Task directions
Exactly as written, transcribe each line of the listing.

Segment Open

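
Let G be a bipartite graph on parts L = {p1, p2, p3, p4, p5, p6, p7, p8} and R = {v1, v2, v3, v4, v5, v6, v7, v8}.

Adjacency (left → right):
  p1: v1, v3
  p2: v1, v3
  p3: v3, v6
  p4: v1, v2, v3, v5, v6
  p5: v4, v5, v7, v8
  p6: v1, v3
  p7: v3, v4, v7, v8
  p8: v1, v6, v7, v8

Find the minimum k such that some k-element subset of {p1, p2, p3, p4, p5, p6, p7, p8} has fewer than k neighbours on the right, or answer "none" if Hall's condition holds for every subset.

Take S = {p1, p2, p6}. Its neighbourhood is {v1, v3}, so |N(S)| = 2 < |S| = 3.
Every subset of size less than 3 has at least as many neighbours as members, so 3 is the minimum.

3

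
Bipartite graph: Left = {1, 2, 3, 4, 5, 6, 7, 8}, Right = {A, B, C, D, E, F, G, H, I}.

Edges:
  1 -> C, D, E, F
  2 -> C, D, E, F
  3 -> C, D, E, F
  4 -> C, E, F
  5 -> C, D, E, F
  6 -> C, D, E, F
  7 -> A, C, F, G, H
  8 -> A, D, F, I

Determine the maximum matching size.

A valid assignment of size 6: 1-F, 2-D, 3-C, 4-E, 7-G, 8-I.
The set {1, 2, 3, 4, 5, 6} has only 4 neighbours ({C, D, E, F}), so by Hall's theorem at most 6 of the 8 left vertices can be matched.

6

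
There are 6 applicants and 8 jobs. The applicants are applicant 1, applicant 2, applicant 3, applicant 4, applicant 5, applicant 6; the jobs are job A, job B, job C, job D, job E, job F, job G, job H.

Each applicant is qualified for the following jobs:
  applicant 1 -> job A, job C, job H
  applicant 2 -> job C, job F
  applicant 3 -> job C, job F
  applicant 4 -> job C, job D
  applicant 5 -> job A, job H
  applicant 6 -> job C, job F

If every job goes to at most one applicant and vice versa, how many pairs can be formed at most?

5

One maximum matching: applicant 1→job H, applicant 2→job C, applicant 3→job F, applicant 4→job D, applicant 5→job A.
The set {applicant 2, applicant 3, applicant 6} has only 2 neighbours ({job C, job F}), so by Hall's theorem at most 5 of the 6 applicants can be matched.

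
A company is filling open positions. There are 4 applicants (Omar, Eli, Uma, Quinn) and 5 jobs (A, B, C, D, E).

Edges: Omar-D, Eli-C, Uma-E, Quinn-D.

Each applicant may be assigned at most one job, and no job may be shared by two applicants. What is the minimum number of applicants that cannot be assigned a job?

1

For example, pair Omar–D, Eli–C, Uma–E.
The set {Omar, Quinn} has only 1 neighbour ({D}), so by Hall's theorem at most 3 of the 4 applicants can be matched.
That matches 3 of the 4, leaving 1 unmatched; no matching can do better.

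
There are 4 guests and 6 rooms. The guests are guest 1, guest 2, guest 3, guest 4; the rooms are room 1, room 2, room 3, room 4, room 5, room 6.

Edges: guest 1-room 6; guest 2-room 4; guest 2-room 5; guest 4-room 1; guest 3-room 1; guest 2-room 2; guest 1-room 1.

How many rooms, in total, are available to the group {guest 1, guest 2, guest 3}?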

Segment Closed

Answer space
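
Let G be a bipartite graph on parts L = {p1, p2, p3, p4, p5, p6, p7, p8} and R = {v1, v2, v3, v4, v5, v6, v7, v8}.

Adjacency (left → right):
  p1: v1, v3
  p2: v1, v3
  p3: v3, v6
  p4: v1, v2, v3, v5, v6
  p5: v4, v5, v7, v8
  p6: v1, v3
  p7: v3, v4, v7, v8
  p8: v1, v6, v7, v8

Find the minimum k such that some k-element subset of {p1, p2, p3, p4, p5, p6, p7, p8} has fewer than k neighbours on the right, or answer "none" if Hall's condition holds for every subset.

Take S = {p1, p2, p6}. Its neighbourhood is {v1, v3}, so |N(S)| = 2 < |S| = 3.
Every subset of size less than 3 has at least as many neighbours as members, so 3 is the minimum.

3

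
Bipartite graph: Left = {1, 2, 3, 4, 5, 6, 7, 8}, Right = {A, B, C, D, E, F, G, H, I}.

Edges:
  1 -> C, D, E, F
  2 -> C, D, E, F
  3 -> C, D, E, F
  4 -> C, E, F
  5 -> C, D, E, F
  6 -> C, D, E, F
  7 -> A, C, F, G, H
  8 -> A, D, F, I

Determine the maximum matching size.

A valid assignment of size 6: 1-F, 2-D, 3-C, 4-E, 7-G, 8-I.
The set {1, 2, 3, 4, 5, 6} has only 4 neighbours ({C, D, E, F}), so by Hall's theorem at most 6 of the 8 left vertices can be matched.

6

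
There are 6 applicants and 8 jobs. The applicants are applicant 1, applicant 2, applicant 3, applicant 4, applicant 5, applicant 6; the jobs are job A, job B, job C, job D, job E, job F, job G, job H.

Each applicant is qualified for the following jobs:
  applicant 1 -> job A, job C, job H
  applicant 2 -> job C, job F
  applicant 3 -> job C, job F
  applicant 4 -> job C, job D
  applicant 5 -> job A, job H
  applicant 6 -> job C, job F

If every job goes to at most one applicant and vice versa, how many pairs can be formed at most?

5

One maximum matching: applicant 1→job H, applicant 2→job C, applicant 3→job F, applicant 4→job D, applicant 5→job A.
The set {applicant 2, applicant 3, applicant 6} has only 2 neighbours ({job C, job F}), so by Hall's theorem at most 5 of the 6 applicants can be matched.

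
A company is filling open positions. There are 4 applicants (Omar, Eli, Uma, Quinn) and 5 jobs (A, B, C, D, E).

Edges: Omar-D, Eli-C, Uma-E, Quinn-D.

Each applicant may be assigned at most one job, and no job may be shared by two applicants. What is the minimum number of applicants that cannot be assigned a job?

1

For example, pair Omar–D, Eli–C, Uma–E.
The set {Omar, Quinn} has only 1 neighbour ({D}), so by Hall's theorem at most 3 of the 4 applicants can be matched.
That matches 3 of the 4, leaving 1 unmatched; no matching can do better.

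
There are 4 guests and 6 rooms. The guests are guest 1, guest 2, guest 3, guest 4; the rooms are room 1, room 2, room 3, room 4, room 5, room 6.

Edges: guest 1-room 6; guest 2-room 4; guest 2-room 5; guest 4-room 1; guest 3-room 1; guest 2-room 2; guest 1-room 1.

How many rooms, in total, are available to the group {guest 1, guest 2, guest 3}?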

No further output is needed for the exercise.